**What is being asked:**
Count every line in the entries below that contains the word "Municipality", and give only that number.

--- Task material ---

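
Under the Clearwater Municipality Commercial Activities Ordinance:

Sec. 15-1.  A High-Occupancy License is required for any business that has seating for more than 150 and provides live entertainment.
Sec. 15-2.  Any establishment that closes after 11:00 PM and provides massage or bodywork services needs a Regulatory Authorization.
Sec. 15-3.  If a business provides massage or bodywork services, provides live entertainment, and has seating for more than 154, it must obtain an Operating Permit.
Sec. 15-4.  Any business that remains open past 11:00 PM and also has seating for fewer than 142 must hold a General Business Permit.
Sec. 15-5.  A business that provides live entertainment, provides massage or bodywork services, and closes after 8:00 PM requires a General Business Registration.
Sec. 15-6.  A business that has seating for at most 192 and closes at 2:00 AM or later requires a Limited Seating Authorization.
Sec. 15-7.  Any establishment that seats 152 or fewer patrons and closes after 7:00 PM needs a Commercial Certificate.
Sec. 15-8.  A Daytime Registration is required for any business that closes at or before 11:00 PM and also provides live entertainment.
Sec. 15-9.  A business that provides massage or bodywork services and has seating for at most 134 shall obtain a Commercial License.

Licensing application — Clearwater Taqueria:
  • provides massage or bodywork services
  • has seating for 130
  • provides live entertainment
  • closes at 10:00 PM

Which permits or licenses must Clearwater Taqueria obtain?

Commercial Certificate, Commercial License, Daytime Registration, General Business Registration

Sec. 15-1. seating 130 ≤ 150; provides live entertainment → High-Occupancy License not required.
Sec. 15-2. closes 10:00 PM, at/before 11:00 PM; provides massage or bodywork services → Regulatory Authorization not required.
Sec. 15-3. provides massage or bodywork services; provides live entertainment; seating 130 ≤ 154 → Operating Permit not required.
Sec. 15-4. closes 10:00 PM, at/before 11:00 PM; seating 130 < 142 → General Business Permit not required.
Sec. 15-5. provides live entertainment; provides massage or bodywork services; closes 10:00 PM, after 8:00 PM → General Business Registration required.
Sec. 15-6. seating 130 ≤ 192; closes 10:00 PM, at/before 2:00 AM → Limited Seating Authorization not required.
Sec. 15-7. seating 130 ≤ 152; closes 10:00 PM, after 7:00 PM → Commercial Certificate required.
Sec. 15-8. closes 10:00 PM, at/before 11:00 PM; provides live entertainment → Daytime Registration required.
Sec. 15-9. provides massage or bodywork services; seating 130 ≤ 134 → Commercial License required.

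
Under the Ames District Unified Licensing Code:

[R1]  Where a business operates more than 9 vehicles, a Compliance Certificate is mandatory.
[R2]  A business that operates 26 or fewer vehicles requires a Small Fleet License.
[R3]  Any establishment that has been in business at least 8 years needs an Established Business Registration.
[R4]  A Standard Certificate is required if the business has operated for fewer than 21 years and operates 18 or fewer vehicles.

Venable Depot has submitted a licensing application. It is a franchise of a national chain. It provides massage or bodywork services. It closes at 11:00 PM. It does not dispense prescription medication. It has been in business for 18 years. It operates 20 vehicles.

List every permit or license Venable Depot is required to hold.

[R1] vehicles 20 > 9 → Compliance Certificate required.
[R2] vehicles 20 ≤ 26 → Small Fleet License required.
[R3] years in business 18 ≥ 8 → Established Business Registration required.
[R4] years in business 18 < 21; vehicles 20 > 18 → Standard Certificate not required.

Compliance Certificate, Established Business Registration, Small Fleet License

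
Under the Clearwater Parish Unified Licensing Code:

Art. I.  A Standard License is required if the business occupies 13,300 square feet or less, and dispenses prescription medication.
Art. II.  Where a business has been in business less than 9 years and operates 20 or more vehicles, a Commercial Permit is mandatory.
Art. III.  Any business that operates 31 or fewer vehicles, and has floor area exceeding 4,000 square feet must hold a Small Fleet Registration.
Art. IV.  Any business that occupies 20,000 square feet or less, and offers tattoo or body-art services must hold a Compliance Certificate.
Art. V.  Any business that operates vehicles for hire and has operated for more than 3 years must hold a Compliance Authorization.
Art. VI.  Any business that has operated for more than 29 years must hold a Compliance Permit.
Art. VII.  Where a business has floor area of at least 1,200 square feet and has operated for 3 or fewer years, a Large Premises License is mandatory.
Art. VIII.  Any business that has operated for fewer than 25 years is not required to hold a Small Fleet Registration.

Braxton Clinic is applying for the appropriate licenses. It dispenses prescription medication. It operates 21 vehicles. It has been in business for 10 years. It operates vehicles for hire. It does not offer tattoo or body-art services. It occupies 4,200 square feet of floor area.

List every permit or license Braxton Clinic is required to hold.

Art. I. floor area 4,200 square feet ≤ 13,300 square feet; dispenses prescription medication → Standard License required.
Art. II. years in business 10 ≥ 9; vehicles 21 ≥ 20 → Commercial Permit not required.
Art. III. vehicles 21 ≤ 31; floor area 4,200 square feet > 4,000 square feet → Small Fleet Registration required.
Art. IV. floor area 4,200 square feet ≤ 20,000 square feet; does not offer tattoo or body-art services → Compliance Certificate not required.
Art. V. operates vehicles for hire; years in business 10 > 3 → Compliance Authorization required.
Art. VI. years in business 10 ≤ 29 → Compliance Permit not required.
Art. VII. floor area 4,200 square feet ≥ 1,200 square feet; years in business 10 > 3 → Large Premises License not required.
Art. VIII. years in business 10 < 25 → exempt from Small Fleet Registration.

Compliance Authorization, Standard License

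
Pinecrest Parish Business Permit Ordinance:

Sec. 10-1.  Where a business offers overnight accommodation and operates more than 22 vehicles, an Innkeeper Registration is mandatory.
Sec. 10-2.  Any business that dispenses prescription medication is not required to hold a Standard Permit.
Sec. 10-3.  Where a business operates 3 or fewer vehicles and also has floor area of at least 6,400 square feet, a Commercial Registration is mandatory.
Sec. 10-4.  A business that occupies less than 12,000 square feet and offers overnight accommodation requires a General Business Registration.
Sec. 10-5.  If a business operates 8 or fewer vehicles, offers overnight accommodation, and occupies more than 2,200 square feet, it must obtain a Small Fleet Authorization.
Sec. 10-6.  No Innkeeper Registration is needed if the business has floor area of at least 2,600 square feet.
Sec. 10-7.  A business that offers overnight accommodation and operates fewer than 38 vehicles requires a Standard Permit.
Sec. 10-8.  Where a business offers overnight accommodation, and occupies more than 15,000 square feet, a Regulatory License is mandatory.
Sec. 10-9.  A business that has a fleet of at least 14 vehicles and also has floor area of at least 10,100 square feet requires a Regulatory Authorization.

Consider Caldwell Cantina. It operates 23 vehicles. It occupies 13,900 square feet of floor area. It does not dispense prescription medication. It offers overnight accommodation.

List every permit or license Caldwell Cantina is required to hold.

Sec. 10-1. offers overnight accommodation; vehicles 23 > 22 → Innkeeper Registration required.
Sec. 10-2. does not dispense prescription medication → Standard Permit exemption does not apply.
Sec. 10-3. vehicles 23 > 3; floor area 13,900 square feet ≥ 6,400 square feet → Commercial Registration not required.
Sec. 10-4. floor area 13,900 square feet ≥ 12,000 square feet; offers overnight accommodation → General Business Registration not required.
Sec. 10-5. vehicles 23 > 8; offers overnight accommodation; floor area 13,900 square feet > 2,200 square feet → Small Fleet Authorization not required.
Sec. 10-6. floor area 13,900 square feet ≥ 2,600 square feet → exempt from Innkeeper Registration.
Sec. 10-7. offers overnight accommodation; vehicles 23 < 38 → Standard Permit required.
Sec. 10-8. offers overnight accommodation; floor area 13,900 square feet ≤ 15,000 square feet → Regulatory License not required.
Sec. 10-9. vehicles 23 ≥ 14; floor area 13,900 square feet ≥ 10,100 square feet → Regulatory Authorization required.

Regulatory Authorization, Standard Permit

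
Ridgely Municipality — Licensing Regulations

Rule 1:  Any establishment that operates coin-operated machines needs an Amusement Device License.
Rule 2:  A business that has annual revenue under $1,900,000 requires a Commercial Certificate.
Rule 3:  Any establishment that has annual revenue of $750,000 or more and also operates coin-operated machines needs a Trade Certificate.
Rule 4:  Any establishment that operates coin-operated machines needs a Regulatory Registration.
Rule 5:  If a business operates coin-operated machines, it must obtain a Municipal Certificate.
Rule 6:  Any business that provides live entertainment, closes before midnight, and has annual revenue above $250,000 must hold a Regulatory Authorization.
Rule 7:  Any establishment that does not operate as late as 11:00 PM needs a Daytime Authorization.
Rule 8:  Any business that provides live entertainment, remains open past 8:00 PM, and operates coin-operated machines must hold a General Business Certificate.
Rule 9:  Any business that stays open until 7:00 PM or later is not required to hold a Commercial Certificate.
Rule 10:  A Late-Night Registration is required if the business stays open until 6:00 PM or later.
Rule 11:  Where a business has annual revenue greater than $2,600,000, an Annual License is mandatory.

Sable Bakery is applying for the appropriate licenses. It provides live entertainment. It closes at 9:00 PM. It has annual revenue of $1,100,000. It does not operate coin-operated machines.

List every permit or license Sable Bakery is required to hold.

Daytime Authorization, Late-Night Registration, Regulatory Authorization

Rule 1: does not operate coin-operated machines → Amusement Device License not required.
Rule 2: revenue $1,100,000 < $1,900,000 → Commercial Certificate required.
Rule 3: revenue $1,100,000 ≥ $750,000; does not operate coin-operated machines → Trade Certificate not required.
Rule 4: does not operate coin-operated machines → Regulatory Registration not required.
Rule 5: does not operate coin-operated machines → Municipal Certificate not required.
Rule 6: provides live entertainment; closes 9:00 PM, at/before midnight; revenue $1,100,000 > $250,000 → Regulatory Authorization required.
Rule 7: closes 9:00 PM, at/before 11:00 PM → Daytime Authorization required.
Rule 8: provides live entertainment; closes 9:00 PM, after 8:00 PM; does not operate coin-operated machines → General Business Certificate not required.
Rule 9: closes 9:00 PM, after 7:00 PM → exempt from Commercial Certificate.
Rule 10: closes 9:00 PM, after 6:00 PM → Late-Night Registration required.
Rule 11: revenue $1,100,000 ≤ $2,600,000 → Annual License not required.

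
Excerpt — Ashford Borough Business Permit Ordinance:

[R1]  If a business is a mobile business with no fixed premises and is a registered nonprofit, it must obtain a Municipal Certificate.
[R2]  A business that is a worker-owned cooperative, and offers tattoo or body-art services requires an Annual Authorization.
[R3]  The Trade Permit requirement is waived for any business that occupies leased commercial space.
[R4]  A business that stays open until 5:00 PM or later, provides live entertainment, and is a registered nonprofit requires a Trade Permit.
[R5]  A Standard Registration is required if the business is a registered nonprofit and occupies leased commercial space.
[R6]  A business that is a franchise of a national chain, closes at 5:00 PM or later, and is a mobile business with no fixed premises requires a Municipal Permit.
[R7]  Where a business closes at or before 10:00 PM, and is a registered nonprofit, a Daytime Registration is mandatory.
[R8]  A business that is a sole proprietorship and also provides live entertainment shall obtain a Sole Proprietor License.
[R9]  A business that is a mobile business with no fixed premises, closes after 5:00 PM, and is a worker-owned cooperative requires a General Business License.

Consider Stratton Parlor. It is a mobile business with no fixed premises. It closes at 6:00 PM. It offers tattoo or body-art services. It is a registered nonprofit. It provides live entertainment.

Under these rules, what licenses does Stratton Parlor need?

Daytime Registration, Municipal Certificate, Trade Permit

[R1] is a mobile business with no fixed premises; is a registered nonprofit → Municipal Certificate required.
[R2] is a registered nonprofit (not: is a worker-owned cooperative); offers tattoo or body-art services → Annual Authorization not required.
[R3] is a mobile business with no fixed premises (not: occupies leased commercial space) → Trade Permit exemption does not apply.
[R4] closes 6:00 PM, after 5:00 PM; provides live entertainment; is a registered nonprofit → Trade Permit required.
[R5] is a registered nonprofit; is a mobile business with no fixed premises (not: occupies leased commercial space) → Standard Registration not required.
[R6] is a registered nonprofit (not: is a franchise of a national chain); closes 6:00 PM, after 5:00 PM; is a mobile business with no fixed premises → Municipal Permit not required.
[R7] closes 6:00 PM, at/before 10:00 PM; is a registered nonprofit → Daytime Registration required.
[R8] is a registered nonprofit (not: is a sole proprietorship); provides live entertainment → Sole Proprietor License not required.
[R9] is a mobile business with no fixed premises; closes 6:00 PM, after 5:00 PM; is a registered nonprofit (not: is a worker-owned cooperative) → General Business License not required.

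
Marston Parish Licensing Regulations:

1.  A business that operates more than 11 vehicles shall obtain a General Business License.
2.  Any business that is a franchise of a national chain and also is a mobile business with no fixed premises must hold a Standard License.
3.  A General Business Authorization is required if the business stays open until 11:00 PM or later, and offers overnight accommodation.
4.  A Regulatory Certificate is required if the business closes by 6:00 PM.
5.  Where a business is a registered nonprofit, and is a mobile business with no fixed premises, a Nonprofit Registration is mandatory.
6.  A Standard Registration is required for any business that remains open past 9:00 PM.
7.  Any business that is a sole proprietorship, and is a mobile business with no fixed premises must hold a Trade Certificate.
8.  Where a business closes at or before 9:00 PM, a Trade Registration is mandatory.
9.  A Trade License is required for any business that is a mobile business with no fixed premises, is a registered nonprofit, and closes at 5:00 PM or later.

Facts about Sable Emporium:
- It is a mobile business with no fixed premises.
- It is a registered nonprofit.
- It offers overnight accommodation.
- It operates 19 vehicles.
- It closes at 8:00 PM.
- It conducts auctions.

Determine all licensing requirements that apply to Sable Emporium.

1. vehicles 19 > 11 → General Business License required.
2. is a registered nonprofit (not: is a franchise of a national chain); is a mobile business with no fixed premises → Standard License not required.
3. closes 8:00 PM, at/before 11:00 PM; offers overnight accommodation → General Business Authorization not required.
4. closes 8:00 PM, after 6:00 PM → Regulatory Certificate not required.
5. is a registered nonprofit; is a mobile business with no fixed premises → Nonprofit Registration required.
6. closes 8:00 PM, at/before 9:00 PM → Standard Registration not required.
7. is a registered nonprofit (not: is a sole proprietorship); is a mobile business with no fixed premises → Trade Certificate not required.
8. closes 8:00 PM, at/before 9:00 PM → Trade Registration required.
9. is a mobile business with no fixed premises; is a registered nonprofit; closes 8:00 PM, after 5:00 PM → Trade License required.

General Business License, Nonprofit Registration, Trade License, Trade Registration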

---

**Answer:**
2